### [TASK GOAL]
In the listing below, start your output at the line with "water at 30.7 ‰" and end it after the line with "mouth at 34.5 ‰", copying every line exactly.

▬▬▬▬▬▬

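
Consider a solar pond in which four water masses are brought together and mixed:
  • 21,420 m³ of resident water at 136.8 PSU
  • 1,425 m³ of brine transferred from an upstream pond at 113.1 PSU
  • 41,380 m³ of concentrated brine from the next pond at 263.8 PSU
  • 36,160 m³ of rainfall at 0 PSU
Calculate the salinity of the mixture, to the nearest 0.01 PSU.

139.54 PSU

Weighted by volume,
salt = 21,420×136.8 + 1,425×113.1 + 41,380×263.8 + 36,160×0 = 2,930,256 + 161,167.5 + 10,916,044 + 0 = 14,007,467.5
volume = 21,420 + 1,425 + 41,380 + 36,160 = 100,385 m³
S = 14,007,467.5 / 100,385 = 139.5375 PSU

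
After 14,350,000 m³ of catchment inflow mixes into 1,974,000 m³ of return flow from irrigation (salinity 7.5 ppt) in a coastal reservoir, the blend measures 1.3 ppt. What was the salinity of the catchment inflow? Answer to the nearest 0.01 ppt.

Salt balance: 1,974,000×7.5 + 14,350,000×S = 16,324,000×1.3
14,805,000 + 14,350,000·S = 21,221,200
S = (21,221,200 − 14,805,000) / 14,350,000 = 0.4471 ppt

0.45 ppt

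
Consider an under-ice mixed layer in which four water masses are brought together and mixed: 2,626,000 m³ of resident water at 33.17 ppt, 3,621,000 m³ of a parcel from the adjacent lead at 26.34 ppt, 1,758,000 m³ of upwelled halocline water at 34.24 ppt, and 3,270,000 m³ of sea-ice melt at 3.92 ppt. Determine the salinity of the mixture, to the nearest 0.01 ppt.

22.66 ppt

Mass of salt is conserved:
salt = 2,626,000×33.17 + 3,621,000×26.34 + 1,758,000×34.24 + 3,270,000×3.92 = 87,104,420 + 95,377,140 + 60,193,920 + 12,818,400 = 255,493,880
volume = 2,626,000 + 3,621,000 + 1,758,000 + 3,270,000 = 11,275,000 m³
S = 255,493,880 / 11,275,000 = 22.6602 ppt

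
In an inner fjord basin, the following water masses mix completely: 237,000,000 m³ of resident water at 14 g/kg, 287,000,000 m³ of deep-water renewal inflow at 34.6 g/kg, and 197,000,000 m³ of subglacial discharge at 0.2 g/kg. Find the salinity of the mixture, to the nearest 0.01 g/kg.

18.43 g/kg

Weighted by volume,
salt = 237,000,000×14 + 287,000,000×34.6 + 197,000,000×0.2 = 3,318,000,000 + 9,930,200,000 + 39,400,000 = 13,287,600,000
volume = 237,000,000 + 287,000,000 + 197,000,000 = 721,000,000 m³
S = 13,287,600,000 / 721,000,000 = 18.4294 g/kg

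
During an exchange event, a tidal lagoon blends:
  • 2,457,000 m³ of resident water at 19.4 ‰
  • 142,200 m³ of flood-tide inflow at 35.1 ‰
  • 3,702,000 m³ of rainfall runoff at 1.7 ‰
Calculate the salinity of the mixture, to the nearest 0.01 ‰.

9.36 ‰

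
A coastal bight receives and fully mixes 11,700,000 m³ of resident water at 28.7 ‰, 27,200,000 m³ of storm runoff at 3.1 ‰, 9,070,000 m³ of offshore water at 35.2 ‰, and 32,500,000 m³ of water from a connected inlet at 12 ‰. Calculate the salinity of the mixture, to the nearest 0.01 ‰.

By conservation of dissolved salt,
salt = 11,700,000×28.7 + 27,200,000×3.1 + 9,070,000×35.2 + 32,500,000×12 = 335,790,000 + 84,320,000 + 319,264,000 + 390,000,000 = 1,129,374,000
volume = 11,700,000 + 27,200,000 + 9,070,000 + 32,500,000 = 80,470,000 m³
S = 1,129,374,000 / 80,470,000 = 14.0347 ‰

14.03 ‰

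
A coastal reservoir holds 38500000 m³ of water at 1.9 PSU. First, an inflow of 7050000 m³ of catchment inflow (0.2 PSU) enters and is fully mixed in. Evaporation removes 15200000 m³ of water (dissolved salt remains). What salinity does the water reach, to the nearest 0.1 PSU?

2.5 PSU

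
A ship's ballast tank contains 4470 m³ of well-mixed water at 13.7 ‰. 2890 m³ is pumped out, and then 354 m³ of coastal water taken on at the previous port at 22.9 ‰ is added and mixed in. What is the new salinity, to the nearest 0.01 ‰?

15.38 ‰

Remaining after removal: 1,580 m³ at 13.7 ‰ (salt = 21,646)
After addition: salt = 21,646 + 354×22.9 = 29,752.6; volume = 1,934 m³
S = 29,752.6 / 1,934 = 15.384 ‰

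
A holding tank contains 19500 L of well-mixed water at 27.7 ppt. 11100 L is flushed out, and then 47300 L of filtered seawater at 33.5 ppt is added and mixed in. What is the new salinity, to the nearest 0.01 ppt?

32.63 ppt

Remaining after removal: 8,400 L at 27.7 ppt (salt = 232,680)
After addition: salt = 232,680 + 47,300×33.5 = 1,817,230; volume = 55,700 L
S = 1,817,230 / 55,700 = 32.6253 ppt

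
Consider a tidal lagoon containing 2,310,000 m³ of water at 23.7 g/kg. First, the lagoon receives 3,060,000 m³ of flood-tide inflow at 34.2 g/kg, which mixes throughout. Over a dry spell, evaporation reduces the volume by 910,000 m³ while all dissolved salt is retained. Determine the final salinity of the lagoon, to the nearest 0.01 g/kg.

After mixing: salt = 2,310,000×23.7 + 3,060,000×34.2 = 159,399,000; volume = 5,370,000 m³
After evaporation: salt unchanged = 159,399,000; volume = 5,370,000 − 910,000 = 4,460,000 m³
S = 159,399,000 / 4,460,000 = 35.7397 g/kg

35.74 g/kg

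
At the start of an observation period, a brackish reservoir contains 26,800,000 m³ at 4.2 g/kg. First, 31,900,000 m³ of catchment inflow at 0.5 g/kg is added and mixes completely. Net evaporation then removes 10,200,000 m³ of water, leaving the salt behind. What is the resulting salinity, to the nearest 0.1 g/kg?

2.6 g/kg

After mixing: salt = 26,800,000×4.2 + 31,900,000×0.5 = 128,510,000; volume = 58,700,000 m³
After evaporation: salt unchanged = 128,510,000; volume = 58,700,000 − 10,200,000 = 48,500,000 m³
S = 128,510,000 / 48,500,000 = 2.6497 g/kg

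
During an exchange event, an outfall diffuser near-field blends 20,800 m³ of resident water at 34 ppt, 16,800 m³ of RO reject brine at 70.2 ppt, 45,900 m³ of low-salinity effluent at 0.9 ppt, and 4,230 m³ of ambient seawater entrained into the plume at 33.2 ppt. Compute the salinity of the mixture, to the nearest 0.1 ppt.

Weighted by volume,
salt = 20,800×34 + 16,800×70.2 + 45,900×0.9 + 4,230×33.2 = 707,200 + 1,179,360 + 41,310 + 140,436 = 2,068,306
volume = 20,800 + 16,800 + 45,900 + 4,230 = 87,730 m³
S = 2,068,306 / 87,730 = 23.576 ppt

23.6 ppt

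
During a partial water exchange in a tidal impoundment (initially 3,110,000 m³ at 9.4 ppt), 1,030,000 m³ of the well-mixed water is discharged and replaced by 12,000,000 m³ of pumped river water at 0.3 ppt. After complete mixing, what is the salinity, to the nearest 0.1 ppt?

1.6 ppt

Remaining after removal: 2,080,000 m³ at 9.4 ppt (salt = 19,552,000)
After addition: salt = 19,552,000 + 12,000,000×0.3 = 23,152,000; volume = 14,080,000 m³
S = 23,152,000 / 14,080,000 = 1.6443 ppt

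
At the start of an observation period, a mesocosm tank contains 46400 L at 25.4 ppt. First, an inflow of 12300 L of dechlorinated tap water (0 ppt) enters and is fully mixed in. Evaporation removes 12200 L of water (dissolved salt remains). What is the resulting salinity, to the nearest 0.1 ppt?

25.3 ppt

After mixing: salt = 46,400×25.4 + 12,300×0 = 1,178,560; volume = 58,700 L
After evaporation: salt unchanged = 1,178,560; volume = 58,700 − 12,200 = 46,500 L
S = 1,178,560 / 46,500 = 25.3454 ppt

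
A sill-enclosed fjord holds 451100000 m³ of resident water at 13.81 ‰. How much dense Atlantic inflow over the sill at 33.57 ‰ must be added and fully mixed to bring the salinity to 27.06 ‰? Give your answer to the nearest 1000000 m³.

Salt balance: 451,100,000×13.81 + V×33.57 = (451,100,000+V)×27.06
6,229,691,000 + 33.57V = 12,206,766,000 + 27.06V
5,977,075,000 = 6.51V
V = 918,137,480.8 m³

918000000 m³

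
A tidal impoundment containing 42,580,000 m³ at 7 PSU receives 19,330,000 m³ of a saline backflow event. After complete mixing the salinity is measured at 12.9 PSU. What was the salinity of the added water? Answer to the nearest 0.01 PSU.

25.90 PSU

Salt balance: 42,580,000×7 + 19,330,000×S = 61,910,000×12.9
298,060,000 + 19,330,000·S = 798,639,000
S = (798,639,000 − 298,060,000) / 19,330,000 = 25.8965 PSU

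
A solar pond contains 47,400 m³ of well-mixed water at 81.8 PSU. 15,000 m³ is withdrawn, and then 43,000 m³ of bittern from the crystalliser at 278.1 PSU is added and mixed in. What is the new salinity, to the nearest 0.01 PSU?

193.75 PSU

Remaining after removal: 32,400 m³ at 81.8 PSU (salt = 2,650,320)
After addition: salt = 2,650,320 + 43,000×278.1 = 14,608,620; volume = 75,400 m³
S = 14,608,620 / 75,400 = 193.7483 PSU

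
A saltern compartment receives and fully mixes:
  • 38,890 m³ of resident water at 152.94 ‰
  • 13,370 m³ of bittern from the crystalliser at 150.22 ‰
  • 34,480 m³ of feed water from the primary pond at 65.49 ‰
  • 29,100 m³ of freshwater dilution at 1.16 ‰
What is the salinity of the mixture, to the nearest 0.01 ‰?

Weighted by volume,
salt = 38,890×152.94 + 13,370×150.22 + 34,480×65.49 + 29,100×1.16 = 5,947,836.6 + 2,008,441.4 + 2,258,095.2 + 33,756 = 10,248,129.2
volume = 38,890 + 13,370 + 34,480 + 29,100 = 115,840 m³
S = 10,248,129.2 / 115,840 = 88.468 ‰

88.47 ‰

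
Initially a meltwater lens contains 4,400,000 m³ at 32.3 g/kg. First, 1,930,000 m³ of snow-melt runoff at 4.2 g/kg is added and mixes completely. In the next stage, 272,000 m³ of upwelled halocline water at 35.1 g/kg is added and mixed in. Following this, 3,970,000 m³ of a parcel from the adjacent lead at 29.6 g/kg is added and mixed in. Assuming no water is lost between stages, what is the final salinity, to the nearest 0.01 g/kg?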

▬▬▬▬▬▬

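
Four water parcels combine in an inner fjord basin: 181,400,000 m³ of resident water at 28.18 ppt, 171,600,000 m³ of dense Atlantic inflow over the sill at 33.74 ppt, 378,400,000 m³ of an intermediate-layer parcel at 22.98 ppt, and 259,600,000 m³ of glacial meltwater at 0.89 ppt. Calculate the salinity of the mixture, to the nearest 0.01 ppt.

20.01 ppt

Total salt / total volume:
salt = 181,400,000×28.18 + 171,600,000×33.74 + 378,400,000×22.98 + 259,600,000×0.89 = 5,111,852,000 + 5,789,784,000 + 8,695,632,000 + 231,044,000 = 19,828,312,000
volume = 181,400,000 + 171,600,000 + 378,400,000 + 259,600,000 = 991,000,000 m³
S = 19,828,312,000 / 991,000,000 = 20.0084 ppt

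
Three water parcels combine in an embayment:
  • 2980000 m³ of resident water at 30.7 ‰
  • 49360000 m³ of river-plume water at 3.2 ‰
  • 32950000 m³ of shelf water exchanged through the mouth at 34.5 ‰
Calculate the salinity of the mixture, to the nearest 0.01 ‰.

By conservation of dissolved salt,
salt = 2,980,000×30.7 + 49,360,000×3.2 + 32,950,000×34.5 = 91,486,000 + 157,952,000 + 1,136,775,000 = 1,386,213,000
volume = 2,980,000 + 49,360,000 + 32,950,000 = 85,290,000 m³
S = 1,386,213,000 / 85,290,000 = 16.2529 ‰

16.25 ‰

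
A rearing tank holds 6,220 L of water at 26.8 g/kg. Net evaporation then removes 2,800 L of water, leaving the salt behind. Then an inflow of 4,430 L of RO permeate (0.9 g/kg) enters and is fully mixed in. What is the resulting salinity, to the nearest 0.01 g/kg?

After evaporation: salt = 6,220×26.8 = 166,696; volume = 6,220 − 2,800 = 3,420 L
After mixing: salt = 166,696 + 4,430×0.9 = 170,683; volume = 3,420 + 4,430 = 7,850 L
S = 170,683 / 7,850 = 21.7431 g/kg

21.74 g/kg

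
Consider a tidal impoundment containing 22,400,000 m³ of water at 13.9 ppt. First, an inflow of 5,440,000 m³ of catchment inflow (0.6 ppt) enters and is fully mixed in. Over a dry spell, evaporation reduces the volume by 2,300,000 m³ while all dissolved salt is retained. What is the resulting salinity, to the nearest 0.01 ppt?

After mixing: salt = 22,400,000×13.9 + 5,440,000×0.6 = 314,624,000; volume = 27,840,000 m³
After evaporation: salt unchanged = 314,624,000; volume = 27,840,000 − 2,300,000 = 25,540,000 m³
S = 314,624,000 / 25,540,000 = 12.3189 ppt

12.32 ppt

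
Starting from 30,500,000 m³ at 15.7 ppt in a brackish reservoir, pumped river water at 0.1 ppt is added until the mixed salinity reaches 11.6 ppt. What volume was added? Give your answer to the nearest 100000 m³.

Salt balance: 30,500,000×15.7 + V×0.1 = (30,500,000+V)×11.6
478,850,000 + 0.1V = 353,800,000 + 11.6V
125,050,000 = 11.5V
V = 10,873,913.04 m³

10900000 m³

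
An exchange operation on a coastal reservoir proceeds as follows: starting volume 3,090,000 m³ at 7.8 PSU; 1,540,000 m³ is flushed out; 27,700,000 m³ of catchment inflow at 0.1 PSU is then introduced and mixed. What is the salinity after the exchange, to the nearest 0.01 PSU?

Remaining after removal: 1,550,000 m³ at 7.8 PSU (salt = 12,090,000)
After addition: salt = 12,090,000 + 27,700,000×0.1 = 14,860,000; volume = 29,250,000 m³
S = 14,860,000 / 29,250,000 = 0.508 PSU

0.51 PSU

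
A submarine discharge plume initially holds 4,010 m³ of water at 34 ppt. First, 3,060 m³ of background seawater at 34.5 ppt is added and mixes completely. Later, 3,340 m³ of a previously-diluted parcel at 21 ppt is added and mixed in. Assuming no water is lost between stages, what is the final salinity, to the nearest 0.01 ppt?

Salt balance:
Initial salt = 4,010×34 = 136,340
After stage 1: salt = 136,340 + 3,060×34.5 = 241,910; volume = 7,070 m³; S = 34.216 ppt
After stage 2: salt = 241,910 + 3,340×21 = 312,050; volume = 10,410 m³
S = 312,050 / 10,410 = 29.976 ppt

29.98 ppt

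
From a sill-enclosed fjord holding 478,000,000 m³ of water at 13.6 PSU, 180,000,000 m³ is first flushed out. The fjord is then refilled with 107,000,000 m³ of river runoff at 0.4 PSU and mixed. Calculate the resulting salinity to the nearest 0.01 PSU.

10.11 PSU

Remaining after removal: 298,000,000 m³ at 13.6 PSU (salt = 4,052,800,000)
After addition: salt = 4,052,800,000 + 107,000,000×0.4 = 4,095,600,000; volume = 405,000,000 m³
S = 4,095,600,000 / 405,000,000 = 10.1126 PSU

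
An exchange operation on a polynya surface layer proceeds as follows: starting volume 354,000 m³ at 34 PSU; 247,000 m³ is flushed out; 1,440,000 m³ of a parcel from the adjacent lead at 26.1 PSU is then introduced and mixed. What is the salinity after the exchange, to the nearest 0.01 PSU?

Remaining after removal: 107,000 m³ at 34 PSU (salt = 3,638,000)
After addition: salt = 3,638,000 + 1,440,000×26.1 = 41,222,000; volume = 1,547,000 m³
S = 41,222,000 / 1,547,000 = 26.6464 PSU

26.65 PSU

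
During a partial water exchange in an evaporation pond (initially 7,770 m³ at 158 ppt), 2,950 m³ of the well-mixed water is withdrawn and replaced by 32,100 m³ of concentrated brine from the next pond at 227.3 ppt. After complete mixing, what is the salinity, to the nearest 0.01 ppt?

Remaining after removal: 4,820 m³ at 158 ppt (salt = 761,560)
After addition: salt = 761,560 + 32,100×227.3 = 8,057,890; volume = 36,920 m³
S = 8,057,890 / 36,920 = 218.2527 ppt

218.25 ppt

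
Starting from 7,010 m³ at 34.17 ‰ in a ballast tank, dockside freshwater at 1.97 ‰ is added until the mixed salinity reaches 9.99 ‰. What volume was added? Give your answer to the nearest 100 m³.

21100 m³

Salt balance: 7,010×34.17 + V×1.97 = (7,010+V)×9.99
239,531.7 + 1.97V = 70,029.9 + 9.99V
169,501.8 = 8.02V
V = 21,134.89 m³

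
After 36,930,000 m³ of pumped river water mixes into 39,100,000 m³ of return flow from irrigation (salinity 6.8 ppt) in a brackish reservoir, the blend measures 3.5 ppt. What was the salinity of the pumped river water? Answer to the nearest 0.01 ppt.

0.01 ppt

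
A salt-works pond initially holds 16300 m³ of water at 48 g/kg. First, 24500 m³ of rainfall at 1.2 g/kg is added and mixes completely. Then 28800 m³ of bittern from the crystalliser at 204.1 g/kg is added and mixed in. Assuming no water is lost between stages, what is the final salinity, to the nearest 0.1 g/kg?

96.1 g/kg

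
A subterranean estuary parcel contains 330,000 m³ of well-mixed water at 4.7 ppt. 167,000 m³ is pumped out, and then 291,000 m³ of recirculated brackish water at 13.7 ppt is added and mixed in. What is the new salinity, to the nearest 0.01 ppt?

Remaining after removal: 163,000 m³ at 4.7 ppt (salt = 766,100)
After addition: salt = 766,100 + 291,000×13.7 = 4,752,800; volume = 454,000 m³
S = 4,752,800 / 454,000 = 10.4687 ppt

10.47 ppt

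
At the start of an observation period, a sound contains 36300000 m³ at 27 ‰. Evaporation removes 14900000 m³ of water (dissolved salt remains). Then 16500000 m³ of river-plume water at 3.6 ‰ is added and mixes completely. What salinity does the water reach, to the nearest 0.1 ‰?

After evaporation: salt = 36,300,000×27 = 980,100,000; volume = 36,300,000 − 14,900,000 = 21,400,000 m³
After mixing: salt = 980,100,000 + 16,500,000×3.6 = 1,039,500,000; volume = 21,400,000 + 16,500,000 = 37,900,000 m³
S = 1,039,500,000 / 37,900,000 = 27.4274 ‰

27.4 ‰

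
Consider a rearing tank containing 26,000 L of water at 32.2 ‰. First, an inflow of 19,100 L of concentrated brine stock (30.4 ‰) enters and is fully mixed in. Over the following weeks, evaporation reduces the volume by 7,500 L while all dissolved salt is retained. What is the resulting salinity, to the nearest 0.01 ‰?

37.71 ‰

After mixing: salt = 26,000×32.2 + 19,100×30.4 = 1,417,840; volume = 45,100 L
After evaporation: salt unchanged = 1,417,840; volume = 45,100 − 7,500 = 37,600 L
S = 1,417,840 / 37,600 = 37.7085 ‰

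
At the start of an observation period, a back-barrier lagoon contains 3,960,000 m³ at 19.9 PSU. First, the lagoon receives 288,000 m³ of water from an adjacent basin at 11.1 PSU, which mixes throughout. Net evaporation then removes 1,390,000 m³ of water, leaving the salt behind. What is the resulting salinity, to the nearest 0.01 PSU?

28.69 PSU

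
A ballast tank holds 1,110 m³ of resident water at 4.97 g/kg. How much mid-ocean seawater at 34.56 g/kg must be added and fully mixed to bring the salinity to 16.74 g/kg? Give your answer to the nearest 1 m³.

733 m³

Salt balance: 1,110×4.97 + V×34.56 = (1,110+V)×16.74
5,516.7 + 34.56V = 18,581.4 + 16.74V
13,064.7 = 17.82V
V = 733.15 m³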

▬▬▬▬▬▬

### [TASK SOLUTION]
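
  • 2980000 m³ of resident water at 30.7 ‰
  • 49360000 m³ of river-plume water at 3.2 ‰
  • 32950000 m³ of shelf water exchanged through the mouth at 34.5 ‰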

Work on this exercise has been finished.